(Stored items)
+--

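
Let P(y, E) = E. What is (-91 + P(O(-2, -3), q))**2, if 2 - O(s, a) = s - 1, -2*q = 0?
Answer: 8281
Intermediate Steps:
q = 0 (q = -1/2*0 = 0)
O(s, a) = 3 - s (O(s, a) = 2 - (s - 1) = 2 - (-1 + s) = 2 + (1 - s) = 3 - s)
(-91 + P(O(-2, -3), q))**2 = (-91 + 0)**2 = (-91)**2 = 8281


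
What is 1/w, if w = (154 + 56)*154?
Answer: 1/32340 ≈ 3.0921e-5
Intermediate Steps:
w = 32340 (w = 210*154 = 32340)
1/w = 1/32340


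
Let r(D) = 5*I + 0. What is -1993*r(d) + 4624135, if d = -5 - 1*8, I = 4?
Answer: 4584275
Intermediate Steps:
d = -13 (d = -5 - 8 = -13)
r(D) = 20 (r(D) = 5*4 + 0 = 20 + 0 = 20)
-1993*r(d) + 4624135 = -1993*20 + 4624135 = -39860 + 4624135 = 4584275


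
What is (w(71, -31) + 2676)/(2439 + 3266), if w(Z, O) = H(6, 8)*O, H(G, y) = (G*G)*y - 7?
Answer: -1207/1141 ≈ -1.0578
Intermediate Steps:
H(G, y) = -7 + y*G² (H(G, y) = G²*y - 7 = y*G² - 7 = -7 + y*G²)
w(Z, O) = 281*O (w(Z, O) = (-7 + 8*6²)*O = (-7 + 8*36)*O = (-7 + 288)*O = 281*O)
(w(71, -31) + 2676)/(2439 + 3266) = (281*(-31) + 2676)/(2439 + 3266) = (-8711 + 2676)/5705 = -6035*1/5705 = -1207/1141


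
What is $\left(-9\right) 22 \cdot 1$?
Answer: $-198$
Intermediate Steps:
$\left(-9\right) 22 \cdot 1 = \left(-198\right) 1 = -198$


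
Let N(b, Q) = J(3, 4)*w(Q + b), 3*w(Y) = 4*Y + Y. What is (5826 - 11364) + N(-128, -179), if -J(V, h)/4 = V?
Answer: 602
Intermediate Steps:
J(V, h) = -4*V
w(Y) = 5*Y/3 (w(Y) = (4*Y + Y)/3 = (5*Y)/3 = 5*Y/3)
N(b, Q) = -20*Q - 20*b (N(b, Q) = (-4*3)*(5*(Q + b)/3) = -12*(5*Q/3 + 5*b/3) = -20*Q - 20*b)
(5826 - 11364) + N(-128, -179) = (5826 - 11364) + (-20*(-179) - 20*(-128)) = -5538 + (3580 + 2560) = -5538 + 6140 = 602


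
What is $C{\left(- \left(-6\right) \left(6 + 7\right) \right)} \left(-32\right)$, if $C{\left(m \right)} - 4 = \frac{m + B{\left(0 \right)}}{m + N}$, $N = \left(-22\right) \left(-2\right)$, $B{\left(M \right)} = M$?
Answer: $- \frac{9056}{61} \approx -148.46$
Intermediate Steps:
$N = 44$
$C{\left(m \right)} = 4 + \frac{m}{44 + m}$ ($C{\left(m \right)} = 4 + \frac{m + 0}{m + 44} = 4 + \frac{m}{44 + m}$)
$C{\left(- \left(-6\right) \left(6 + 7\right) \right)} \left(-32\right) = \frac{176 + 5 \left(- \left(-6\right) \left(6 + 7\right)\right)}{44 - - 6 \left(6 + 7\right)} \left(-32\right) = \frac{176 + 5 \left(- \left(-6\right) 13\right)}{44 - \left(-6\right) 13} \left(-32\right) = \frac{176 + 5 \left(\left(-1\right) \left(-78\right)\right)}{44 - -78} \left(-32\right) = \frac{176 + 5 \cdot 78}{44 + 78} \left(-32\right) = \frac{176 + 390}{122} \left(-32\right) = \frac{1}{122} \cdot 566 \left(-32\right) = \frac{283}{61} \left(-32\right) = - \frac{9056}{61}$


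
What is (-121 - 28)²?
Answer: 22201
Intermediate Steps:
(-121 - 28)² = (-149)² = 22201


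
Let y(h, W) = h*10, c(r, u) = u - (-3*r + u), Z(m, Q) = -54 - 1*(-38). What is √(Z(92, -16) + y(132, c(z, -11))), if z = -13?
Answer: 2*√326 ≈ 36.111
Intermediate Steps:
Z(m, Q) = -16 (Z(m, Q) = -54 + 38 = -16)
c(r, u) = 3*r (c(r, u) = u - (u - 3*r) = u + (-u + 3*r) = 3*r)
y(h, W) = 10*h
√(Z(92, -16) + y(132, c(z, -11))) = √(-16 + 10*132) = √(-16 + 1320) = √1304 = 2*√326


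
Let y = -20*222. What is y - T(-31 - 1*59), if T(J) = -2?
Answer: -4438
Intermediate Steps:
y = -4440
y - T(-31 - 1*59) = -4440 - 1*(-2) = -4440 + 2 = -4438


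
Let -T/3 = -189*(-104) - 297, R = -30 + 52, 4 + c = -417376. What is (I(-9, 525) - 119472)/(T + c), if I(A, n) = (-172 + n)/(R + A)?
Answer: 1552783/6180941 ≈ 0.25122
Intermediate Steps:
c = -417380 (c = -4 - 417376 = -417380)
R = 22
T = -58077 (T = -3*(-189*(-104) - 297) = -3*(19656 - 297) = -3*19359 = -58077)
I(A, n) = (-172 + n)/(22 + A)
(I(-9, 525) - 119472)/(T + c) = ((-172 + 525)/(22 - 9) - 119472)/(-58077 - 417380) = (353/13 - 119472)/(-475457) = ((1/13)*353 - 119472)*(-1/475457) = (353/13 - 119472)*(-1/475457) = -1552783/13*(-1/475457) = 1552783/6180941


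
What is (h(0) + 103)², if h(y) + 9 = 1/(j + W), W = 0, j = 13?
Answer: 1495729/169 ≈ 8850.5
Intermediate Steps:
h(y) = -116/13 (h(y) = -9 + 1/(13 + 0) = -9 + 1/13 = -116/13)
(h(0) + 103)² = (-116/13 + 103)² = (1223/13)² = 1495729/169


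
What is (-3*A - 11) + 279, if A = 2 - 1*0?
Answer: 262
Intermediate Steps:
A = 2 (A = 2 + 0 = 2)
(-3*A - 11) + 279 = (-3*2 - 11) + 279 = (-6 - 11) + 279 = -17 + 279 = 262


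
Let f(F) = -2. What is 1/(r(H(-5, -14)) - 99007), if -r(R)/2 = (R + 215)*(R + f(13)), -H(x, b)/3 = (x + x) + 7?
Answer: -1/102143 ≈ -9.7902e-6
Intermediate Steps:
H(x, b) = -21 - 6*x (H(x, b) = -3*((x + x) + 7) = -3*(2*x + 7) = -3*(7 + 2*x) = -21 - 6*x)
r(R) = -2*(-2 + R)*(215 + R) (r(R) = -2*(R + 215)*(R - 2) = -2*(215 + R)*(-2 + R) = -2*(-2 + R)*(215 + R))
1/(r(H(-5, -14)) - 99007) = 1/((860 - 426*(-21 - 6*(-5)) - 2*(-21 - 6*(-5))**2) - 99007) = 1/((860 - 426*(-21 + 30) - 2*(-21 + 30)**2) - 99007) = 1/((860 - 426*9 - 2*9**2) - 99007) = 1/((860 - 3834 - 2*81) - 99007) = 1/((860 - 3834 - 162) - 99007) = 1/(-3136 - 99007) = 1/(-102143) = -1/102143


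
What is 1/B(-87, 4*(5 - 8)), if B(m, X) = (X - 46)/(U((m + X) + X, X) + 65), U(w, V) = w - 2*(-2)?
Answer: 21/29 ≈ 0.72414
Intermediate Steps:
U(w, V) = 4 + w (U(w, V) = w + 4 = 4 + w)
B(m, X) = (-46 + X)/(69 + m + 2*X) (B(m, X) = (X - 46)/((4 + ((m + X) + X)) + 65) = (-46 + X)/((4 + ((X + m) + X)) + 65) = (-46 + X)/((4 + (m + 2*X)) + 65) = (-46 + X)/((4 + m + 2*X) + 65) = (-46 + X)/(69 + m + 2*X))
1/B(-87, 4*(5 - 8)) = 1/((-46 + 4*(5 - 8))/(69 - 87 + 2*(4*(5 - 8)))) = 1/((-46 + 4*(-3))/(69 - 87 + 2*(4*(-3)))) = 1/((-46 - 12)/(69 - 87 + 2*(-12))) = 1/(-58/(69 - 87 - 24)) = 1/(-58/(-42)) = 1/(-1/42*(-58)) = 1/(29/21) = 21/29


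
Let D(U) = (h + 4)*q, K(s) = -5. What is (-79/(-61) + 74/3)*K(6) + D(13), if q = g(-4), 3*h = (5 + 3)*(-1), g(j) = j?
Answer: -24731/183 ≈ -135.14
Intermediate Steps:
h = -8/3 (h = ((5 + 3)*(-1))/3 = (8*(-1))/3 = (⅓)*(-8) = -8/3 ≈ -2.6667)
q = -4
D(U) = -16/3 (D(U) = (-8/3 + 4)*(-4) = (4/3)*(-4) = -16/3)
(-79/(-61) + 74/3)*K(6) + D(13) = (-79/(-61) + 74/3)*(-5) - 16/3 = (-79*(-1/61) + 74*(⅓))*(-5) - 16/3 = (79/61 + 74/3)*(-5) - 16/3 = (4751/183)*(-5) - 16/3 = -23755/183 - 16/3 = -24731/183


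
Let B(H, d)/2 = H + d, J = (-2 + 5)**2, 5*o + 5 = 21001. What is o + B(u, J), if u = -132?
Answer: 19766/5 ≈ 3953.2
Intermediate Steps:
o = 20996/5 (o = -1 + (1/5)*21001 = -1 + 21001/5 = 20996/5 ≈ 4199.2)
J = 9 (J = 3**2 = 9)
B(H, d) = 2*H + 2*d (B(H, d) = 2*(H + d) = 2*H + 2*d)
o + B(u, J) = 20996/5 + (2*(-132) + 2*9) = 20996/5 + (-264 + 18) = 20996/5 - 246 = 19766/5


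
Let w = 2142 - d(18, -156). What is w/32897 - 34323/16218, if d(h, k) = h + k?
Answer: -21414641/10461246 ≈ -2.0470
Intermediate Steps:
w = 2280 (w = 2142 - (18 - 156) = 2142 - 1*(-138) = 2142 + 138 = 2280)
w/32897 - 34323/16218 = 2280/32897 - 34323/16218 = 2280*(1/32897) - 34323*1/16218 = 2280/32897 - 673/318 = -21414641/10461246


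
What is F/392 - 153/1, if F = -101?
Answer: -60077/392 ≈ -153.26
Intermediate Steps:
F/392 - 153/1 = -101/392 - 153/1 = -101*1/392 - 153*1 = -101/392 - 153 = -60077/392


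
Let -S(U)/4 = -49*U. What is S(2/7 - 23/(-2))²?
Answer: 5336100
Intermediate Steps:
S(U) = 196*U (S(U) = -(-196)*U = 196*U)
S(2/7 - 23/(-2))² = (196*(2/7 - 23/(-2)))² = (196*(2*(⅐) - 23*(-½)))² = (196*(2/7 + 23/2))² = (196*(165/14))² = 2310² = 5336100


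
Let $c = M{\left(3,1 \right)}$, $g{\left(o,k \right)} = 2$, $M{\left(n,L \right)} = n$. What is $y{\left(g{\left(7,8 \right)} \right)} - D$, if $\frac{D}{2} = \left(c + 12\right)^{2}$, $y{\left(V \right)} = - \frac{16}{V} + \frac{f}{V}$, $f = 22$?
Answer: $-447$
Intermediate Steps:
$c = 3$
$y{\left(V \right)} = \frac{6}{V}$ ($y{\left(V \right)} = - \frac{16}{V} + \frac{22}{V} = \frac{6}{V}$)
$D = 450$ ($D = 2 \left(3 + 12\right)^{2} = 2 \cdot 15^{2} = 2 \cdot 225 = 450$)
$y{\left(g{\left(7,8 \right)} \right)} - D = \frac{6}{2} - 450 = 6 \cdot \frac{1}{2} - 450 = 3 - 450 = -447$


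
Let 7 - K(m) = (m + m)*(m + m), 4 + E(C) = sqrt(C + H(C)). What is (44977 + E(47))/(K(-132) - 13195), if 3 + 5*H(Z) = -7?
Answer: -14991/27628 - sqrt(5)/27628 ≈ -0.54268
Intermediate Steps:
H(Z) = -2 (H(Z) = -3/5 + (1/5)*(-7) = -3/5 - 7/5 = -2)
E(C) = -4 + sqrt(-2 + C) (E(C) = -4 + sqrt(C - 2) = -4 + sqrt(-2 + C))
K(m) = 7 - 4*m**2 (K(m) = 7 - (m + m)*(m + m) = 7 - 2*m*2*m = 7 - 4*m**2)
(44977 + E(47))/(K(-132) - 13195) = (44977 + (-4 + sqrt(-2 + 47)))/((7 - 4*(-132)**2) - 13195) = (44977 + (-4 + sqrt(45)))/((7 - 4*17424) - 13195) = (44977 + (-4 + 3*sqrt(5)))/((7 - 69696) - 13195) = (44973 + 3*sqrt(5))/(-69689 - 13195) = (44973 + 3*sqrt(5))/(-82884) = (44973 + 3*sqrt(5))*(-1/82884) = -14991/27628 - sqrt(5)/27628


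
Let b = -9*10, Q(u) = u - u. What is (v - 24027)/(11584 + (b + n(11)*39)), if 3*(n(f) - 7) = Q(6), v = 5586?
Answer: -18441/11767 ≈ -1.5672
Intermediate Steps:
Q(u) = 0
n(f) = 7 (n(f) = 7 + (1/3)*0 = 7 + 0 = 7)
b = -90
(v - 24027)/(11584 + (b + n(11)*39)) = (5586 - 24027)/(11584 + (-90 + 7*39)) = -18441/(11584 + (-90 + 273)) = -18441/(11584 + 183) = -18441/11767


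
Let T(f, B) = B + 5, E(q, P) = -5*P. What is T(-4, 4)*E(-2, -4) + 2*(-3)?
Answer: 174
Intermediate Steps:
T(f, B) = 5 + B
T(-4, 4)*E(-2, -4) + 2*(-3) = (5 + 4)*(-5*(-4)) + 2*(-3) = 9*20 - 6 = 180 - 6 = 174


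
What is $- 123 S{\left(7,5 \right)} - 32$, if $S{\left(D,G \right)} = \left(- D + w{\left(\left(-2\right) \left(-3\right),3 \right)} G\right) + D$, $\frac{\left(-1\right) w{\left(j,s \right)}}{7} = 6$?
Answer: $25798$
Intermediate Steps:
$w{\left(j,s \right)} = -42$ ($w{\left(j,s \right)} = \left(-7\right) 6 = -42$)
$S{\left(D,G \right)} = - 42 G$ ($S{\left(D,G \right)} = \left(- D - 42 G\right) + D = - 42 G$)
$- 123 S{\left(7,5 \right)} - 32 = - 123 \left(\left(-42\right) 5\right) - 32 = \left(-123\right) \left(-210\right) - 32 = 25830 - 32 = 25798$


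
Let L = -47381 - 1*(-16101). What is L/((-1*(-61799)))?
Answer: -31280/61799 ≈ -0.50616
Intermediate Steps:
L = -31280 (L = -47381 + 16101 = -31280)
L/((-1*(-61799))) = -31280/((-1*(-61799))) = -31280/61799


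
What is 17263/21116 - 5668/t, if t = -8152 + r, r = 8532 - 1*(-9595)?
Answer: 52512937/210632100 ≈ 0.24931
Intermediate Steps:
r = 18127 (r = 8532 + 9595 = 18127)
t = 9975 (t = -8152 + 18127 = 9975)
17263/21116 - 5668/t = 17263/21116 - 5668/9975 = 52512937/210632100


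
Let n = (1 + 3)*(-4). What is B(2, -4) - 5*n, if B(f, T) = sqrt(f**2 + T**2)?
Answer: 80 + 2*sqrt(5) ≈ 84.472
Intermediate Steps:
B(f, T) = sqrt(T**2 + f**2)
n = -16 (n = 4*(-4) = -16)
B(2, -4) - 5*n = sqrt((-4)**2 + 2**2) - 5*(-16) = sqrt(16 + 4) + 80 = sqrt(20) + 80 = 2*sqrt(5) + 80 = 80 + 2*sqrt(5)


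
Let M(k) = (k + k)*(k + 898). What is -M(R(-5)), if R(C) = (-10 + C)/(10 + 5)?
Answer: 1794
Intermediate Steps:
R(C) = -⅔ + C/15 (R(C) = (-10 + C)/15 = (-10 + C)*(1/15) = -⅔ + C/15)
M(k) = 2*k*(898 + k) (M(k) = (2*k)*(898 + k) = 2*k*(898 + k))
-M(R(-5)) = -2*(-⅔ + (1/15)*(-5))*(898 + (-⅔ + (1/15)*(-5))) = -2*(-⅔ - ⅓)*(898 + (-⅔ - ⅓)) = -2*(-1)*(898 - 1) = -2*(-1)*897 = -1*(-1794) = 1794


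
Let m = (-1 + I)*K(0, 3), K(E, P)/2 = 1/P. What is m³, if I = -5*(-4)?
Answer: 54872/27 ≈ 2032.3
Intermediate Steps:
K(E, P) = 2/P
I = 20
m = 38/3 (m = (-1 + 20)*(2/3) = 19*(2*(⅓)) = 19*(⅔) = 38/3 ≈ 12.667)
m³ = (38/3)³ = 54872/27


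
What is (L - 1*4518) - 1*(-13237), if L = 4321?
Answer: 13040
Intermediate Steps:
(L - 1*4518) - 1*(-13237) = (4321 - 1*4518) - 1*(-13237) = (4321 - 4518) + 13237 = -197 + 13237 = 13040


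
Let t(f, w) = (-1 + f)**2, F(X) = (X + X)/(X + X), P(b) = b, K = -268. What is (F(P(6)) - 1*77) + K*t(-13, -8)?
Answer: -52604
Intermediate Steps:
F(X) = 1 (F(X) = (2*X)/((2*X)) = (2*X)*(1/(2*X)) = 1)
(F(P(6)) - 1*77) + K*t(-13, -8) = (1 - 1*77) - 268*(-1 - 13)**2 = (1 - 77) - 268*(-14)**2 = -76 - 268*196 = -76 - 52528 = -52604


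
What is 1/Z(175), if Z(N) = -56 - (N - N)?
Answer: -1/56 ≈ -0.017857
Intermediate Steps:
Z(N) = -56 (Z(N) = -56 - 1*0 = -56 + 0 = -56)
1/Z(175) = 1/(-56) = -1/56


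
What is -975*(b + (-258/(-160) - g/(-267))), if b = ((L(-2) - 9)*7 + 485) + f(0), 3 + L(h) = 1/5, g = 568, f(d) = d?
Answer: -563884555/1424 ≈ -3.9599e+5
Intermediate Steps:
L(h) = -14/5 (L(h) = -3 + 1/5 = -3 + ⅕ = -14/5)
b = 2012/5 (b = ((-14/5 - 9)*7 + 485) + 0 = (-59/5*7 + 485) + 0 = (-413/5 + 485) + 0 = 2012/5 + 0 = 2012/5 ≈ 402.40)
-975*(b + (-258/(-160) - g/(-267))) = -975*(2012/5 + (-258/(-160) - 568/(-267))) = -975*(2012/5 + (-258*(-1/160) - 568*(-1)/267)) = -975*(2012/5 + (129/80 - 1*(-568/267))) = -975*(2012/5 + (129/80 + 568/267)) = -975*(2012/5 + 79883/21360) = -975*8675147/21360 = -563884555/1424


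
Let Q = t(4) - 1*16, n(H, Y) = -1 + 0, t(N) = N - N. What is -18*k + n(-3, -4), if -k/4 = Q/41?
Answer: -1193/41 ≈ -29.098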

+--

In the data above, find the line with "Let n = (1 +" and the line with "Answer: -52604". Retype both, plus every line between them, exactly.

REPLY.
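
Let n = (1 + 3)*(-4). What is B(2, -4) - 5*n, if B(f, T) = sqrt(f**2 + T**2)?
Answer: 80 + 2*sqrt(5) ≈ 84.472
Intermediate Steps:
B(f, T) = sqrt(T**2 + f**2)
n = -16 (n = 4*(-4) = -16)
B(2, -4) - 5*n = sqrt((-4)**2 + 2**2) - 5*(-16) = sqrt(16 + 4) + 80 = sqrt(20) + 80 = 2*sqrt(5) + 80 = 80 + 2*sqrt(5)


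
Let M(k) = (k + k)*(k + 898). What is -M(R(-5)), if R(C) = (-10 + C)/(10 + 5)?
Answer: 1794
Intermediate Steps:
R(C) = -⅔ + C/15 (R(C) = (-10 + C)/15 = (-10 + C)*(1/15) = -⅔ + C/15)
M(k) = 2*k*(898 + k) (M(k) = (2*k)*(898 + k) = 2*k*(898 + k))
-M(R(-5)) = -2*(-⅔ + (1/15)*(-5))*(898 + (-⅔ + (1/15)*(-5))) = -2*(-⅔ - ⅓)*(898 + (-⅔ - ⅓)) = -2*(-1)*(898 - 1) = -2*(-1)*897 = -1*(-1794) = 1794


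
Let m = (-1 + I)*K(0, 3), K(E, P)/2 = 1/P. What is m³, if I = -5*(-4)?
Answer: 54872/27 ≈ 2032.3
Intermediate Steps:
K(E, P) = 2/P
I = 20
m = 38/3 (m = (-1 + 20)*(2/3) = 19*(2*(⅓)) = 19*(⅔) = 38/3 ≈ 12.667)
m³ = (38/3)³ = 54872/27


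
What is (L - 1*4518) - 1*(-13237), if L = 4321?
Answer: 13040
Intermediate Steps:
(L - 1*4518) - 1*(-13237) = (4321 - 1*4518) - 1*(-13237) = (4321 - 4518) + 13237 = -197 + 13237 = 13040


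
Let t(f, w) = (-1 + f)**2, F(X) = (X + X)/(X + X), P(b) = b, K = -268. What is (F(P(6)) - 1*77) + K*t(-13, -8)?
Answer: -52604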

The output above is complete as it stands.